[YOUR ASSIGNMENT] Among the lines below, how many carry the string "What"? Reply with a number and nothing else.
(SOURCE DATA)
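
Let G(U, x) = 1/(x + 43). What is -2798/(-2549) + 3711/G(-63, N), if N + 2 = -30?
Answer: 104055527/2549 ≈ 40822.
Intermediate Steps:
N = -32 (N = -2 - 30 = -32)
G(U, x) = 1/(43 + x)
-2798/(-2549) + 3711/G(-63, N) = -2798/(-2549) + 3711/(1/(43 - 32)) = -2798*(-1/2549) + 3711/(1/11) = 2798/2549 + 3711/(1/11) = 2798/2549 + 3711*11 = 2798/2549 + 40821 = 104055527/2549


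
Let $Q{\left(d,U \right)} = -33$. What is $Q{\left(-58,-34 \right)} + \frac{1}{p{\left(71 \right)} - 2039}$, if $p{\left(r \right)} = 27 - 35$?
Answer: $- \frac{67552}{2047} \approx -33.0$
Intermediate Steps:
$p{\left(r \right)} = -8$ ($p{\left(r \right)} = 27 - 35 = -8$)
$Q{\left(-58,-34 \right)} + \frac{1}{p{\left(71 \right)} - 2039} = -33 + \frac{1}{-8 - 2039} = -33 + \frac{1}{-2047} = -33 - \frac{1}{2047} = - \frac{67552}{2047}$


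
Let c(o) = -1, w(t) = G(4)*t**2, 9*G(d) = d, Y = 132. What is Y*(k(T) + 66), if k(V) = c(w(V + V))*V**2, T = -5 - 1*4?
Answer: -1980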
(End SOURCE DATA)
[SOLUTION BELOW] 3